_Data excerpts_.
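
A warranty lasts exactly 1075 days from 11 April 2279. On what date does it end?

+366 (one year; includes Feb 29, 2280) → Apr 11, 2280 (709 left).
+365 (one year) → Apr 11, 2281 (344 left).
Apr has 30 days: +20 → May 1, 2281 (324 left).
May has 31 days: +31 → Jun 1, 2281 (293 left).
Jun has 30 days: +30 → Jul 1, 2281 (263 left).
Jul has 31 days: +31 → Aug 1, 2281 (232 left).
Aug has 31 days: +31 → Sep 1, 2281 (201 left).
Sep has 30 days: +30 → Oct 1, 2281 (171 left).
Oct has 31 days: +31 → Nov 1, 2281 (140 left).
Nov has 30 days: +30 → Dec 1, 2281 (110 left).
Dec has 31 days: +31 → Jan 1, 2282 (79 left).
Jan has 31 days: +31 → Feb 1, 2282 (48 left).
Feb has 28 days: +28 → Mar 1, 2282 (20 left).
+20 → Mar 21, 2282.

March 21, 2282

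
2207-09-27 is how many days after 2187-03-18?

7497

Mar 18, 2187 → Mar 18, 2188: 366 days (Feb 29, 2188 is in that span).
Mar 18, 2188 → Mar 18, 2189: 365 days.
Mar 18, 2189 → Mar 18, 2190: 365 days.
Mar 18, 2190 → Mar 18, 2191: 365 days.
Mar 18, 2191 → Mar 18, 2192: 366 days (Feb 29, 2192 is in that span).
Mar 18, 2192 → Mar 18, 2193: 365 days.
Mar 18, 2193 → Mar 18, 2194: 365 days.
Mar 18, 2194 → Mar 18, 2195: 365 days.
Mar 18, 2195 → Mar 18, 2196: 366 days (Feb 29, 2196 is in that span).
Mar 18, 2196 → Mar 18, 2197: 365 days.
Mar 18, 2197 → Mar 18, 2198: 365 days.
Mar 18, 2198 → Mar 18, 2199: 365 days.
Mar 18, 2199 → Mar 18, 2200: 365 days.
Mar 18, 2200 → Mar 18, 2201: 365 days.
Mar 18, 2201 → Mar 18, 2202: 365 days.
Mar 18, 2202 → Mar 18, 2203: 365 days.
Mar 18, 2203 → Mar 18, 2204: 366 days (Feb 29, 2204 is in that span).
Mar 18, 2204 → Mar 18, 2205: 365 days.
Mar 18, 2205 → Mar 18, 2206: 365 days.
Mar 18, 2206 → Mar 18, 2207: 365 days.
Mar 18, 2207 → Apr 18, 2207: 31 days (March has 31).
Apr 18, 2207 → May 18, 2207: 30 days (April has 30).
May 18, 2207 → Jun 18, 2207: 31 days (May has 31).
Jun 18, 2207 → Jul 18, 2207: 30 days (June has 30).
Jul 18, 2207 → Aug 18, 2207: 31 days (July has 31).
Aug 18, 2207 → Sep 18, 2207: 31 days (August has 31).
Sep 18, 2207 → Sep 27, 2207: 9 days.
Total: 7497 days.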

_Task prompt_.
Transcribe the full listing exactly, keeping every word as it is.

_Answer area_.
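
A warranty lasts exactly 1075 days from 11 April 2279. On what date does it end?

+366 (one year; includes Feb 29, 2280) → Apr 11, 2280 (709 left).
+365 (one year) → Apr 11, 2281 (344 left).
Apr has 30 days: +20 → May 1, 2281 (324 left).
May has 31 days: +31 → Jun 1, 2281 (293 left).
Jun has 30 days: +30 → Jul 1, 2281 (263 left).
Jul has 31 days: +31 → Aug 1, 2281 (232 left).
Aug has 31 days: +31 → Sep 1, 2281 (201 left).
Sep has 30 days: +30 → Oct 1, 2281 (171 left).
Oct has 31 days: +31 → Nov 1, 2281 (140 left).
Nov has 30 days: +30 → Dec 1, 2281 (110 left).
Dec has 31 days: +31 → Jan 1, 2282 (79 left).
Jan has 31 days: +31 → Feb 1, 2282 (48 left).
Feb has 28 days: +28 → Mar 1, 2282 (20 left).
+20 → Mar 21, 2282.

March 21, 2282

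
2207-09-27 is how many days after 2187-03-18?

7497

Mar 18, 2187 → Mar 18, 2188: 366 days (Feb 29, 2188 is in that span).
Mar 18, 2188 → Mar 18, 2189: 365 days.
Mar 18, 2189 → Mar 18, 2190: 365 days.
Mar 18, 2190 → Mar 18, 2191: 365 days.
Mar 18, 2191 → Mar 18, 2192: 366 days (Feb 29, 2192 is in that span).
Mar 18, 2192 → Mar 18, 2193: 365 days.
Mar 18, 2193 → Mar 18, 2194: 365 days.
Mar 18, 2194 → Mar 18, 2195: 365 days.
Mar 18, 2195 → Mar 18, 2196: 366 days (Feb 29, 2196 is in that span).
Mar 18, 2196 → Mar 18, 2197: 365 days.
Mar 18, 2197 → Mar 18, 2198: 365 days.
Mar 18, 2198 → Mar 18, 2199: 365 days.
Mar 18, 2199 → Mar 18, 2200: 365 days.
Mar 18, 2200 → Mar 18, 2201: 365 days.
Mar 18, 2201 → Mar 18, 2202: 365 days.
Mar 18, 2202 → Mar 18, 2203: 365 days.
Mar 18, 2203 → Mar 18, 2204: 366 days (Feb 29, 2204 is in that span).
Mar 18, 2204 → Mar 18, 2205: 365 days.
Mar 18, 2205 → Mar 18, 2206: 365 days.
Mar 18, 2206 → Mar 18, 2207: 365 days.
Mar 18, 2207 → Apr 18, 2207: 31 days (March has 31).
Apr 18, 2207 → May 18, 2207: 30 days (April has 30).
May 18, 2207 → Jun 18, 2207: 31 days (May has 31).
Jun 18, 2207 → Jul 18, 2207: 30 days (June has 30).
Jul 18, 2207 → Aug 18, 2207: 31 days (July has 31).
Aug 18, 2207 → Sep 18, 2207: 31 days (August has 31).
Sep 18, 2207 → Sep 27, 2207: 9 days.
Total: 7497 days.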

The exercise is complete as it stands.